### [What you have to do]
Your reply should hold only the lines from the records below where "alive" occurs.

### [Records shown]
[Start of section]
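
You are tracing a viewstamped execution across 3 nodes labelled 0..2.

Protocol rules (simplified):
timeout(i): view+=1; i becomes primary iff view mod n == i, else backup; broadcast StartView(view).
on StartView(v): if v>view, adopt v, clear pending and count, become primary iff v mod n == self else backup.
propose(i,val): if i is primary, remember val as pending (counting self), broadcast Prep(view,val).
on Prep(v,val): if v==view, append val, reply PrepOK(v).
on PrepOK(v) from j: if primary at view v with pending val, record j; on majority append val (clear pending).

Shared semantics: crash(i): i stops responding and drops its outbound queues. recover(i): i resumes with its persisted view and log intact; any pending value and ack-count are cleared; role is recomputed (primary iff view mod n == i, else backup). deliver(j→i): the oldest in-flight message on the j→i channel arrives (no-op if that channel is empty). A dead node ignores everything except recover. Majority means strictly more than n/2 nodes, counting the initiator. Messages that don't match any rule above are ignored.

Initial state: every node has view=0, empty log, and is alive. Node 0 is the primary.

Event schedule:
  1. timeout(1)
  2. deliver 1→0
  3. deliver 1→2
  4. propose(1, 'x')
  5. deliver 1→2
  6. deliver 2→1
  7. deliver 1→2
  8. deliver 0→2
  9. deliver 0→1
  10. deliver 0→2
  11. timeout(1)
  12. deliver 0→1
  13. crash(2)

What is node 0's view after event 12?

1. timeout(1):  <1:prim v1 ->
2. deliver 1→0:  <0:back v1 ->
3. deliver 1→2:  <2:back v1 ->
4. propose(1,'x'):  nop
5. deliver 1→2:  <2:back v1 x>
6. deliver 2→1:  <1:prim v1 x>
7. deliver 1→2:  nop
8. deliver 0→2:  nop
9. deliver 0→1:  nop
10. deliver 0→2:  nop
11. timeout(1):  <1:back v2 x>
12. deliver 0→1:  nop

1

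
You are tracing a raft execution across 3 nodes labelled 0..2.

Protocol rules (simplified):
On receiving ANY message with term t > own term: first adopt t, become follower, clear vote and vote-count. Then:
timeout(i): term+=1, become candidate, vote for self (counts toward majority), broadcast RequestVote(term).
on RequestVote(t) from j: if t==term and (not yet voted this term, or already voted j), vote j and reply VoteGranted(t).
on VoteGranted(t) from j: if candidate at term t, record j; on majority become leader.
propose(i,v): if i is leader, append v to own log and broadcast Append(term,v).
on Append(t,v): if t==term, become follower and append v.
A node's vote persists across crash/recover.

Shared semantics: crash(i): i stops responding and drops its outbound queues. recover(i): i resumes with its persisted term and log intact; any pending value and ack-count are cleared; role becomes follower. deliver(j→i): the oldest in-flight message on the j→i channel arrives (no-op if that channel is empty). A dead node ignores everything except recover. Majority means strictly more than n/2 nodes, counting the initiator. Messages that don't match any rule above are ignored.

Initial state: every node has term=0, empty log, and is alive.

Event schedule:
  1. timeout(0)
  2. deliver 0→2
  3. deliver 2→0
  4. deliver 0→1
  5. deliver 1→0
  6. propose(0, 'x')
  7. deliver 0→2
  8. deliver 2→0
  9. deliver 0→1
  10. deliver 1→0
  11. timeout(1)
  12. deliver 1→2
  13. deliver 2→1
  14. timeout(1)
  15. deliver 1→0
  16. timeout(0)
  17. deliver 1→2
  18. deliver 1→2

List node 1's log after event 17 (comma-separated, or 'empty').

x

1. timeout(0):  <0:cand t1 ->
2. deliver 0→2:  <2:foll t1 ->
3. deliver 2→0:  <0:lead t1 ->
4. deliver 0→1:  <1:foll t1 ->
5. deliver 1→0:  nop
6. propose(0,'x'):  <0:lead t1 x>
7. deliver 0→2:  <2:foll t1 x>
8. deliver 2→0:  nop
9. deliver 0→1:  <1:foll t1 x>
10. deliver 1→0:  nop
11. timeout(1):  <1:cand t2 x>
12. deliver 1→2:  <2:foll t2 x>
13. deliver 2→1:  <1:lead t2 x>
14. timeout(1):  <1:cand t3 x>
15. deliver 1→0:  <0:foll t2 x>
16. timeout(0):  <0:cand t3 x>
17. deliver 1→2:  <2:foll t3 x>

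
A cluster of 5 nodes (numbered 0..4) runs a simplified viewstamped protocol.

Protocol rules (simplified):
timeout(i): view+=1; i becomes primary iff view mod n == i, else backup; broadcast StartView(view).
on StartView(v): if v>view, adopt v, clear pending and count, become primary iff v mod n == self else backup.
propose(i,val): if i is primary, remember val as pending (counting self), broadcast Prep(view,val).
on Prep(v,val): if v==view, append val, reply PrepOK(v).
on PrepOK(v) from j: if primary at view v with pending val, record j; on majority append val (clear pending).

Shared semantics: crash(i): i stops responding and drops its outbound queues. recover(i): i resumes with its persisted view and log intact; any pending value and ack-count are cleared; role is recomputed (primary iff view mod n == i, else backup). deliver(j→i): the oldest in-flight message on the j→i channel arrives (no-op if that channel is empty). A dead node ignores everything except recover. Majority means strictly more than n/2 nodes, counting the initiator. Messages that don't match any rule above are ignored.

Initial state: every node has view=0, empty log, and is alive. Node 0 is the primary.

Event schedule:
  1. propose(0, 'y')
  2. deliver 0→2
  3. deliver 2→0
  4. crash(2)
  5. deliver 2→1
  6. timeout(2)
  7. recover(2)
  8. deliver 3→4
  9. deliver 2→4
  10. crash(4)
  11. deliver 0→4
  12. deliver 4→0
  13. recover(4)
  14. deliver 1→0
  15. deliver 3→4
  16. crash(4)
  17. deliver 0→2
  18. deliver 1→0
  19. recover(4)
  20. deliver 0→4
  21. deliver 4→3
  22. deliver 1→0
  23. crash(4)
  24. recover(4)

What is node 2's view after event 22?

0

[1] propose(0,'y') → ∅
[2] deliver 0→2 → N2(back v0 [y])
[3] deliver 2→0 → ∅
[4] crash(2) → N2(✗back v0 [y])
[5] deliver 2→1 → ∅
[6] timeout(2) → ∅
[7] recover(2) → N2(back v0 [y])
[8] deliver 3→4 → ∅
[9] deliver 2→4 → ∅
[10] crash(4) → N4(✗back v0 [-])
[11] deliver 0→4 → ∅
[12] deliver 4→0 → ∅
[13] recover(4) → N4(back v0 [-])
[14] deliver 1→0 → ∅
[15] deliver 3→4 → ∅
[16] crash(4) → N4(✗back v0 [-])
[17] deliver 0→2 → ∅
[18] deliver 1→0 → ∅
[19] recover(4) → N4(back v0 [-])
[20] deliver 0→4 → N4(back v0 [y])
[21] deliver 4→3 → ∅
[22] deliver 1→0 → ∅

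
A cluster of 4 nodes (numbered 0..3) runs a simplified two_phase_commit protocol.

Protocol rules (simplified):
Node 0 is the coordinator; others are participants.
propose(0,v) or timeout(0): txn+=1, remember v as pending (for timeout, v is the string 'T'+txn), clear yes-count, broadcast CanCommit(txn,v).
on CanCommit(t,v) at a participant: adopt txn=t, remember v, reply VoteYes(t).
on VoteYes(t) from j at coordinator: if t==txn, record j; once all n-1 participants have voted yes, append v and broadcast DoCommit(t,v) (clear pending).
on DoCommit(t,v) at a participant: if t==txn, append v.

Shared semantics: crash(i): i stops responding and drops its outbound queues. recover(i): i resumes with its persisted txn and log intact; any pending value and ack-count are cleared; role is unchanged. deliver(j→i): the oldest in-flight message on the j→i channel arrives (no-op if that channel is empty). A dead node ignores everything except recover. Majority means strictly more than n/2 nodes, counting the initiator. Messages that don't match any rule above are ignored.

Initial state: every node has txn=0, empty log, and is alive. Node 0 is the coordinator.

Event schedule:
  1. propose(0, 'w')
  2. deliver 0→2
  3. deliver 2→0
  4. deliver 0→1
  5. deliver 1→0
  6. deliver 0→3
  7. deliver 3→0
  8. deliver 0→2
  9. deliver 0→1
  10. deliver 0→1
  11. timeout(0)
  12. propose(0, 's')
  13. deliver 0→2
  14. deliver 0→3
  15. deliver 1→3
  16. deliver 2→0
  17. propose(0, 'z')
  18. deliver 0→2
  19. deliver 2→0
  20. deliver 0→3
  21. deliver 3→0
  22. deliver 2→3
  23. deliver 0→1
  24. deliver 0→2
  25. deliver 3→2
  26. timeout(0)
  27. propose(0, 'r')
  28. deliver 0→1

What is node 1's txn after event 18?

1

1. propose(0,'w'):  <0:coor t1 ->
2. deliver 0→2:  <2:part t1 ->
3. deliver 2→0:  nop
4. deliver 0→1:  <1:part t1 ->
5. deliver 1→0:  nop
6. deliver 0→3:  <3:part t1 ->
7. deliver 3→0:  <0:coor t1 w>
8. deliver 0→2:  <2:part t1 w>
9. deliver 0→1:  <1:part t1 w>
10. deliver 0→1:  nop
11. timeout(0):  <0:coor t2 w>
12. propose(0,'s'):  <0:coor t3 w>
13. deliver 0→2:  <2:part t2 w>
14. deliver 0→3:  <3:part t1 w>
15. deliver 1→3:  nop
16. deliver 2→0:  nop
17. propose(0,'z'):  <0:coor t4 w>
18. deliver 0→2:  <2:part t3 w>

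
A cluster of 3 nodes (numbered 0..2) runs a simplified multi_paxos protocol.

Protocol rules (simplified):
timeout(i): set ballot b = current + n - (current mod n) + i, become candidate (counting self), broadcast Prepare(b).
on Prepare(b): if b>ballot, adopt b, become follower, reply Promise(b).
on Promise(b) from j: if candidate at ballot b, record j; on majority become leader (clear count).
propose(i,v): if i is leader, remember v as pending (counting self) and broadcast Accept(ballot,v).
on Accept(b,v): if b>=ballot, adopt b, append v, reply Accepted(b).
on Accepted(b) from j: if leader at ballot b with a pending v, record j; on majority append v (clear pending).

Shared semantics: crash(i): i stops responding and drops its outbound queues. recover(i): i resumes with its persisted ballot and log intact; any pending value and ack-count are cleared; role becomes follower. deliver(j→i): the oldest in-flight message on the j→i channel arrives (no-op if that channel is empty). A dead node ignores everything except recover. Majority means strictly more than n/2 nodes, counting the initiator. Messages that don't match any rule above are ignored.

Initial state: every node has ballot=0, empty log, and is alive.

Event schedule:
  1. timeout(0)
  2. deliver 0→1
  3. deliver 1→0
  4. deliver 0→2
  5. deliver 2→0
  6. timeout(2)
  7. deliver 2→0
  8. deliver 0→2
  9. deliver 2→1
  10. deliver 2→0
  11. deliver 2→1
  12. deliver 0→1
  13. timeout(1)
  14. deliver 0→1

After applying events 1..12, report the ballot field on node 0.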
[End of section]
### [Problem solution]
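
Initial state: every node has view=0, empty log, and is alive. Node 0 is the primary.
Initial state: every node has term=0, empty log, and is alive.
Initial state: every node has view=0, empty log, and is alive. Node 0 is the primary.
Initial state: every node has txn=0, empty log, and is alive. Node 0 is the coordinator.
Initial state: every node has ballot=0, empty log, and is alive.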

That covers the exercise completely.